Prompt: Working from the entries below, give again each line from the first through the one containing "Candidates under consideration", exactly and with nothing else.

== Segment start ==

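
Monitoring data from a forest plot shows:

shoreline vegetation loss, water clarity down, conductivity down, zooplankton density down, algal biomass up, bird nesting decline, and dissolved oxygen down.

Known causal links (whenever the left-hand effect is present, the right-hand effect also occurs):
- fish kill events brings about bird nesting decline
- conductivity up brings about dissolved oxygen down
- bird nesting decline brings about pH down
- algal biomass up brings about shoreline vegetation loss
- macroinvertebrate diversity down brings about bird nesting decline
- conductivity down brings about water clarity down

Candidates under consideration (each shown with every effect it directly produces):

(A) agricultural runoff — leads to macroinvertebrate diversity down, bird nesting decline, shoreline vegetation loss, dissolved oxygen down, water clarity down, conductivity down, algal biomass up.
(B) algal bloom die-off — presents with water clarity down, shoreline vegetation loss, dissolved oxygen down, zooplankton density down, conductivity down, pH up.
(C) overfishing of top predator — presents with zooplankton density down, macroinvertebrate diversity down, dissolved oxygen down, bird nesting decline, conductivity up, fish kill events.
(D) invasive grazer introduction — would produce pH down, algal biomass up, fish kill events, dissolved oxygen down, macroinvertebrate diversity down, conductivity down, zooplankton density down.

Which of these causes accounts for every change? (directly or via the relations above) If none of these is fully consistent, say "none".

For each candidate, compare predicted effects to what was observed:
(A) agricultural runoff — shoreline vegetation loss ✓; water clarity down ✓; conductivity down ✓; zooplankton density down ✗; algal biomass up ✓; bird nesting decline ✓; dissolved oxygen down ✓
(B) algal bloom die-off — does not account for algal biomass up, bird nesting decline
(C) overfishing of top predator — shoreline vegetation loss ✗; water clarity down ✗; conductivity down ✗; zooplankton density down ✓; algal biomass up ✗; bird nesting decline ✓; dissolved oxygen down ✓
(D) invasive grazer introduction — shoreline vegetation loss ✓ (via algal biomass up → shoreline vegetation loss); water clarity down ✓ (via conductivity down → water clarity down); conductivity down ✓; zooplankton density down ✓; algal biomass up ✓; bird nesting decline ✓ (via macroinvertebrate diversity down → bird nesting decline); dissolved oxygen down ✓
(D) alone accounts for all the evidence.

D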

== Segment end ==

Answer area:
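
Monitoring data from a forest plot shows:

shoreline vegetation loss, water clarity down, conductivity down, zooplankton density down, algal biomass up, bird nesting decline, and dissolved oxygen down.

Known causal links (whenever the left-hand effect is present, the right-hand effect also occurs):
- fish kill events brings about bird nesting decline
- conductivity up brings about dissolved oxygen down
- bird nesting decline brings about pH down
- algal biomass up brings about shoreline vegetation loss
- macroinvertebrate diversity down brings about bird nesting decline
- conductivity down brings about water clarity down

Candidates under consideration (each shown with every effect it directly produces):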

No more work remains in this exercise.